_What to do_
Write down exactly the lines of the records below, beginning with the first and ending with the line that includes "2, 2, 2, 2, 2]".

━━━━━ Dataset entries

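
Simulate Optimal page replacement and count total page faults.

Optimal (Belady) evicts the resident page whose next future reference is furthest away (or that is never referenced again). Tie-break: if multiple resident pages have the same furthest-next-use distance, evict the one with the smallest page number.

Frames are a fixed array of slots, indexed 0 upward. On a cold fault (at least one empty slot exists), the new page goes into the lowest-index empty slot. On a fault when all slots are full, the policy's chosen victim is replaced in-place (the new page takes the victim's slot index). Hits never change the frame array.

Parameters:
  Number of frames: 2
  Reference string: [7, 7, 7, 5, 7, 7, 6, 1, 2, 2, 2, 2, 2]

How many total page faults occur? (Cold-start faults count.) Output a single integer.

Step 0: ref 7 → FAULT, frames=[7,-]
Step 1: ref 7 → HIT, frames=[7,-]
Step 2: ref 7 → HIT, frames=[7,-]
Step 3: ref 5 → FAULT, frames=[7,5]
Step 4: ref 7 → HIT, frames=[7,5]
Step 5: ref 7 → HIT, frames=[7,5]
Step 6: ref 6 → FAULT (evict 5), frames=[7,6]
Step 7: ref 1 → FAULT (evict 6), frames=[7,1]
Step 8: ref 2 → FAULT (evict 1), frames=[7,2]
Step 9: ref 2 → HIT, frames=[7,2]
Step 10: ref 2 → HIT, frames=[7,2]
Step 11: ref 2 → HIT, frames=[7,2]
Step 12: ref 2 → HIT, frames=[7,2]
Total faults: 5

Answer: 5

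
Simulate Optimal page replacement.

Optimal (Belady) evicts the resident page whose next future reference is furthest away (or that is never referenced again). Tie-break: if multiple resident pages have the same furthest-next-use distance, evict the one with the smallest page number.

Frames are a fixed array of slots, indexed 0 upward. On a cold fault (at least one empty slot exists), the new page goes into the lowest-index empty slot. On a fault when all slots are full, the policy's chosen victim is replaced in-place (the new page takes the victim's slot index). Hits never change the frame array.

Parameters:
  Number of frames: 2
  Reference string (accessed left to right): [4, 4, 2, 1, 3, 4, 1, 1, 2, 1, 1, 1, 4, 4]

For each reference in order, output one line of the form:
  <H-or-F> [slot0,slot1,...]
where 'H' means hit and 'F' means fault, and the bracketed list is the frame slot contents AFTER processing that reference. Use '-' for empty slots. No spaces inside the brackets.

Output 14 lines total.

F [4,-]
H [4,-]
F [4,2]
F [4,1]
F [4,3]
H [4,3]
F [4,1]
H [4,1]
F [2,1]
H [2,1]
H [2,1]
H [2,1]
F [2,4]
H [2,4]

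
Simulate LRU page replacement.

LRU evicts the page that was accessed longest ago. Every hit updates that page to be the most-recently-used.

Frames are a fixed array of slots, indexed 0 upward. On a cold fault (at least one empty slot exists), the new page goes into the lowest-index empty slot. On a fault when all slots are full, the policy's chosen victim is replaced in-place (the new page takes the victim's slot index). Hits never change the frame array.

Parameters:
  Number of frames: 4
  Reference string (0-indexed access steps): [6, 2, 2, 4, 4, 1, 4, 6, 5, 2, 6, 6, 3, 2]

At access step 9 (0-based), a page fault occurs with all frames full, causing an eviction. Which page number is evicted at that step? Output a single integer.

Answer: 1

Derivation:
Step 0: ref 6 -> FAULT, frames=[6,-,-,-]
Step 1: ref 2 -> FAULT, frames=[6,2,-,-]
Step 2: ref 2 -> HIT, frames=[6,2,-,-]
Step 3: ref 4 -> FAULT, frames=[6,2,4,-]
Step 4: ref 4 -> HIT, frames=[6,2,4,-]
Step 5: ref 1 -> FAULT, frames=[6,2,4,1]
Step 6: ref 4 -> HIT, frames=[6,2,4,1]
Step 7: ref 6 -> HIT, frames=[6,2,4,1]
Step 8: ref 5 -> FAULT, evict 2, frames=[6,5,4,1]
Step 9: ref 2 -> FAULT, evict 1, frames=[6,5,4,2]
At step 9: evicted page 1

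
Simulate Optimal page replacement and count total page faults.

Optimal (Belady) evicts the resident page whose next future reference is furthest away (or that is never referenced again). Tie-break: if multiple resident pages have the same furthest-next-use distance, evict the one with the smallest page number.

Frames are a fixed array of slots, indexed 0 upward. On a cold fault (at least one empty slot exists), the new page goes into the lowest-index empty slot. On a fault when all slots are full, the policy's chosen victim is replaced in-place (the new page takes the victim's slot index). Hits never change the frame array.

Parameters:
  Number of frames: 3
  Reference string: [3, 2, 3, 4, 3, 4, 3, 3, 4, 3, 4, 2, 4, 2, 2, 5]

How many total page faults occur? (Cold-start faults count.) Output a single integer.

Answer: 4

Derivation:
Step 0: ref 3 → FAULT, frames=[3,-,-]
Step 1: ref 2 → FAULT, frames=[3,2,-]
Step 2: ref 3 → HIT, frames=[3,2,-]
Step 3: ref 4 → FAULT, frames=[3,2,4]
Step 4: ref 3 → HIT, frames=[3,2,4]
Step 5: ref 4 → HIT, frames=[3,2,4]
Step 6: ref 3 → HIT, frames=[3,2,4]
Step 7: ref 3 → HIT, frames=[3,2,4]
Step 8: ref 4 → HIT, frames=[3,2,4]
Step 9: ref 3 → HIT, frames=[3,2,4]
Step 10: ref 4 → HIT, frames=[3,2,4]
Step 11: ref 2 → HIT, frames=[3,2,4]
Step 12: ref 4 → HIT, frames=[3,2,4]
Step 13: ref 2 → HIT, frames=[3,2,4]
Step 14: ref 2 → HIT, frames=[3,2,4]
Step 15: ref 5 → FAULT (evict 2), frames=[3,5,4]
Total faults: 4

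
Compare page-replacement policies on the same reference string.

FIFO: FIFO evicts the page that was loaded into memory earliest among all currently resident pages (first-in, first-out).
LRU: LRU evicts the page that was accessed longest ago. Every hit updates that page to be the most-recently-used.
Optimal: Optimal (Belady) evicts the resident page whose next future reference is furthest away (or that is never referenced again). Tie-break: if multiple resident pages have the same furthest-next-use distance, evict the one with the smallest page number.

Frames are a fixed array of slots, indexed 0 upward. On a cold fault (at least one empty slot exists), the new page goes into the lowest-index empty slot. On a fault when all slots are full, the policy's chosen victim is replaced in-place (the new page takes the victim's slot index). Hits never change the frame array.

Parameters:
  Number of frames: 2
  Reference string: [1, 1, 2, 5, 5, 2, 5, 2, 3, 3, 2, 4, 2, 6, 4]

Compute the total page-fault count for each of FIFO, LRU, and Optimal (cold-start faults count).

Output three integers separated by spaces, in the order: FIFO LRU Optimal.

Answer: 7 7 6

Derivation:
--- FIFO ---
  step 0: ref 1 -> FAULT, frames=[1,-] (faults so far: 1)
  step 1: ref 1 -> HIT, frames=[1,-] (faults so far: 1)
  step 2: ref 2 -> FAULT, frames=[1,2] (faults so far: 2)
  step 3: ref 5 -> FAULT, evict 1, frames=[5,2] (faults so far: 3)
  step 4: ref 5 -> HIT, frames=[5,2] (faults so far: 3)
  step 5: ref 2 -> HIT, frames=[5,2] (faults so far: 3)
  step 6: ref 5 -> HIT, frames=[5,2] (faults so far: 3)
  step 7: ref 2 -> HIT, frames=[5,2] (faults so far: 3)
  step 8: ref 3 -> FAULT, evict 2, frames=[5,3] (faults so far: 4)
  step 9: ref 3 -> HIT, frames=[5,3] (faults so far: 4)
  step 10: ref 2 -> FAULT, evict 5, frames=[2,3] (faults so far: 5)
  step 11: ref 4 -> FAULT, evict 3, frames=[2,4] (faults so far: 6)
  step 12: ref 2 -> HIT, frames=[2,4] (faults so far: 6)
  step 13: ref 6 -> FAULT, evict 2, frames=[6,4] (faults so far: 7)
  step 14: ref 4 -> HIT, frames=[6,4] (faults so far: 7)
  FIFO total faults: 7
--- LRU ---
  step 0: ref 1 -> FAULT, frames=[1,-] (faults so far: 1)
  step 1: ref 1 -> HIT, frames=[1,-] (faults so far: 1)
  step 2: ref 2 -> FAULT, frames=[1,2] (faults so far: 2)
  step 3: ref 5 -> FAULT, evict 1, frames=[5,2] (faults so far: 3)
  step 4: ref 5 -> HIT, frames=[5,2] (faults so far: 3)
  step 5: ref 2 -> HIT, frames=[5,2] (faults so far: 3)
  step 6: ref 5 -> HIT, frames=[5,2] (faults so far: 3)
  step 7: ref 2 -> HIT, frames=[5,2] (faults so far: 3)
  step 8: ref 3 -> FAULT, evict 5, frames=[3,2] (faults so far: 4)
  step 9: ref 3 -> HIT, frames=[3,2] (faults so far: 4)
  step 10: ref 2 -> HIT, frames=[3,2] (faults so far: 4)
  step 11: ref 4 -> FAULT, evict 3, frames=[4,2] (faults so far: 5)
  step 12: ref 2 -> HIT, frames=[4,2] (faults so far: 5)
  step 13: ref 6 -> FAULT, evict 4, frames=[6,2] (faults so far: 6)
  step 14: ref 4 -> FAULT, evict 2, frames=[6,4] (faults so far: 7)
  LRU total faults: 7
--- Optimal ---
  step 0: ref 1 -> FAULT, frames=[1,-] (faults so far: 1)
  step 1: ref 1 -> HIT, frames=[1,-] (faults so far: 1)
  step 2: ref 2 -> FAULT, frames=[1,2] (faults so far: 2)
  step 3: ref 5 -> FAULT, evict 1, frames=[5,2] (faults so far: 3)
  step 4: ref 5 -> HIT, frames=[5,2] (faults so far: 3)
  step 5: ref 2 -> HIT, frames=[5,2] (faults so far: 3)
  step 6: ref 5 -> HIT, frames=[5,2] (faults so far: 3)
  step 7: ref 2 -> HIT, frames=[5,2] (faults so far: 3)
  step 8: ref 3 -> FAULT, evict 5, frames=[3,2] (faults so far: 4)
  step 9: ref 3 -> HIT, frames=[3,2] (faults so far: 4)
  step 10: ref 2 -> HIT, frames=[3,2] (faults so far: 4)
  step 11: ref 4 -> FAULT, evict 3, frames=[4,2] (faults so far: 5)
  step 12: ref 2 -> HIT, frames=[4,2] (faults so far: 5)
  step 13: ref 6 -> FAULT, evict 2, frames=[4,6] (faults so far: 6)
  step 14: ref 4 -> HIT, frames=[4,6] (faults so far: 6)
  Optimal total faults: 6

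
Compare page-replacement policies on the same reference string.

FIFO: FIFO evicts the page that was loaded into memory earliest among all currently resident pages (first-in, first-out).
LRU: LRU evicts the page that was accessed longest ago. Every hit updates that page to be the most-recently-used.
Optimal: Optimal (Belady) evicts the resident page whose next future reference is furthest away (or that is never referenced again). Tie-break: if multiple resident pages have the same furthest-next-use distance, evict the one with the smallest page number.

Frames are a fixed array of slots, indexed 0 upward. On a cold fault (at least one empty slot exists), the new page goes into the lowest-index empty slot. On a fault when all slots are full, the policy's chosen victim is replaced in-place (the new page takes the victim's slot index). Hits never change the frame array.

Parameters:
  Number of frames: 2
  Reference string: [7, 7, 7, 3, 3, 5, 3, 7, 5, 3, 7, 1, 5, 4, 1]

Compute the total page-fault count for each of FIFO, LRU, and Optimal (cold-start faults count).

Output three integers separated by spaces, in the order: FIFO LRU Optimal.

Answer: 9 11 8

Derivation:
--- FIFO ---
  step 0: ref 7 -> FAULT, frames=[7,-] (faults so far: 1)
  step 1: ref 7 -> HIT, frames=[7,-] (faults so far: 1)
  step 2: ref 7 -> HIT, frames=[7,-] (faults so far: 1)
  step 3: ref 3 -> FAULT, frames=[7,3] (faults so far: 2)
  step 4: ref 3 -> HIT, frames=[7,3] (faults so far: 2)
  step 5: ref 5 -> FAULT, evict 7, frames=[5,3] (faults so far: 3)
  step 6: ref 3 -> HIT, frames=[5,3] (faults so far: 3)
  step 7: ref 7 -> FAULT, evict 3, frames=[5,7] (faults so far: 4)
  step 8: ref 5 -> HIT, frames=[5,7] (faults so far: 4)
  step 9: ref 3 -> FAULT, evict 5, frames=[3,7] (faults so far: 5)
  step 10: ref 7 -> HIT, frames=[3,7] (faults so far: 5)
  step 11: ref 1 -> FAULT, evict 7, frames=[3,1] (faults so far: 6)
  step 12: ref 5 -> FAULT, evict 3, frames=[5,1] (faults so far: 7)
  step 13: ref 4 -> FAULT, evict 1, frames=[5,4] (faults so far: 8)
  step 14: ref 1 -> FAULT, evict 5, frames=[1,4] (faults so far: 9)
  FIFO total faults: 9
--- LRU ---
  step 0: ref 7 -> FAULT, frames=[7,-] (faults so far: 1)
  step 1: ref 7 -> HIT, frames=[7,-] (faults so far: 1)
  step 2: ref 7 -> HIT, frames=[7,-] (faults so far: 1)
  step 3: ref 3 -> FAULT, frames=[7,3] (faults so far: 2)
  step 4: ref 3 -> HIT, frames=[7,3] (faults so far: 2)
  step 5: ref 5 -> FAULT, evict 7, frames=[5,3] (faults so far: 3)
  step 6: ref 3 -> HIT, frames=[5,3] (faults so far: 3)
  step 7: ref 7 -> FAULT, evict 5, frames=[7,3] (faults so far: 4)
  step 8: ref 5 -> FAULT, evict 3, frames=[7,5] (faults so far: 5)
  step 9: ref 3 -> FAULT, evict 7, frames=[3,5] (faults so far: 6)
  step 10: ref 7 -> FAULT, evict 5, frames=[3,7] (faults so far: 7)
  step 11: ref 1 -> FAULT, evict 3, frames=[1,7] (faults so far: 8)
  step 12: ref 5 -> FAULT, evict 7, frames=[1,5] (faults so far: 9)
  step 13: ref 4 -> FAULT, evict 1, frames=[4,5] (faults so far: 10)
  step 14: ref 1 -> FAULT, evict 5, frames=[4,1] (faults so far: 11)
  LRU total faults: 11
--- Optimal ---
  step 0: ref 7 -> FAULT, frames=[7,-] (faults so far: 1)
  step 1: ref 7 -> HIT, frames=[7,-] (faults so far: 1)
  step 2: ref 7 -> HIT, frames=[7,-] (faults so far: 1)
  step 3: ref 3 -> FAULT, frames=[7,3] (faults so far: 2)
  step 4: ref 3 -> HIT, frames=[7,3] (faults so far: 2)
  step 5: ref 5 -> FAULT, evict 7, frames=[5,3] (faults so far: 3)
  step 6: ref 3 -> HIT, frames=[5,3] (faults so far: 3)
  step 7: ref 7 -> FAULT, evict 3, frames=[5,7] (faults so far: 4)
  step 8: ref 5 -> HIT, frames=[5,7] (faults so far: 4)
  step 9: ref 3 -> FAULT, evict 5, frames=[3,7] (faults so far: 5)
  step 10: ref 7 -> HIT, frames=[3,7] (faults so far: 5)
  step 11: ref 1 -> FAULT, evict 3, frames=[1,7] (faults so far: 6)
  step 12: ref 5 -> FAULT, evict 7, frames=[1,5] (faults so far: 7)
  step 13: ref 4 -> FAULT, evict 5, frames=[1,4] (faults so far: 8)
  step 14: ref 1 -> HIT, frames=[1,4] (faults so far: 8)
  Optimal total faults: 8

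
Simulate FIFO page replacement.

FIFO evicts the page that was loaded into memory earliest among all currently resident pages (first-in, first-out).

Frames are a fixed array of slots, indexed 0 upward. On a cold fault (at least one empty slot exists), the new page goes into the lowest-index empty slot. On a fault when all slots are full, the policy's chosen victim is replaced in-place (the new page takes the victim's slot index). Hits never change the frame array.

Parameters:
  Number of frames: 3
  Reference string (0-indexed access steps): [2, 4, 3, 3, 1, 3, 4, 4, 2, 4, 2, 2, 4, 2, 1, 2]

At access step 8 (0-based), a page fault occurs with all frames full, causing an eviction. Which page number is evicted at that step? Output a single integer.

Answer: 4

Derivation:
Step 0: ref 2 -> FAULT, frames=[2,-,-]
Step 1: ref 4 -> FAULT, frames=[2,4,-]
Step 2: ref 3 -> FAULT, frames=[2,4,3]
Step 3: ref 3 -> HIT, frames=[2,4,3]
Step 4: ref 1 -> FAULT, evict 2, frames=[1,4,3]
Step 5: ref 3 -> HIT, frames=[1,4,3]
Step 6: ref 4 -> HIT, frames=[1,4,3]
Step 7: ref 4 -> HIT, frames=[1,4,3]
Step 8: ref 2 -> FAULT, evict 4, frames=[1,2,3]
At step 8: evicted page 4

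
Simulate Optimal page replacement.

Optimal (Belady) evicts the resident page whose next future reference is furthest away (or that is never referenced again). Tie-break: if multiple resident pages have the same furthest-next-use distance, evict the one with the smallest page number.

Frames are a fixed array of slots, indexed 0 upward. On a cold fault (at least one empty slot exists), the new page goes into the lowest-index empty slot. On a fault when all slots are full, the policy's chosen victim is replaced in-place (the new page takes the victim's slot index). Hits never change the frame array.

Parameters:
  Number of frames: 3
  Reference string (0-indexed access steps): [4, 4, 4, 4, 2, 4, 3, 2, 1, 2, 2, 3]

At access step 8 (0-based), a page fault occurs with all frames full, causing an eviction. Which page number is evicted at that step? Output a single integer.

Answer: 4

Derivation:
Step 0: ref 4 -> FAULT, frames=[4,-,-]
Step 1: ref 4 -> HIT, frames=[4,-,-]
Step 2: ref 4 -> HIT, frames=[4,-,-]
Step 3: ref 4 -> HIT, frames=[4,-,-]
Step 4: ref 2 -> FAULT, frames=[4,2,-]
Step 5: ref 4 -> HIT, frames=[4,2,-]
Step 6: ref 3 -> FAULT, frames=[4,2,3]
Step 7: ref 2 -> HIT, frames=[4,2,3]
Step 8: ref 1 -> FAULT, evict 4, frames=[1,2,3]
At step 8: evicted page 4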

━━━━━━━━━━

_Solved problem_
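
Simulate Optimal page replacement and count total page faults.

Optimal (Belady) evicts the resident page whose next future reference is furthest away (or that is never referenced again). Tie-break: if multiple resident pages have the same furthest-next-use distance, evict the one with the smallest page number.

Frames are a fixed array of slots, indexed 0 upward. On a cold fault (at least one empty slot exists), the new page goes into the lowest-index empty slot. On a fault when all slots are full, the policy's chosen victim is replaced in-place (the new page takes the victim's slot index). Hits never change the frame array.

Parameters:
  Number of frames: 2
  Reference string: [7, 7, 7, 5, 7, 7, 6, 1, 2, 2, 2, 2, 2]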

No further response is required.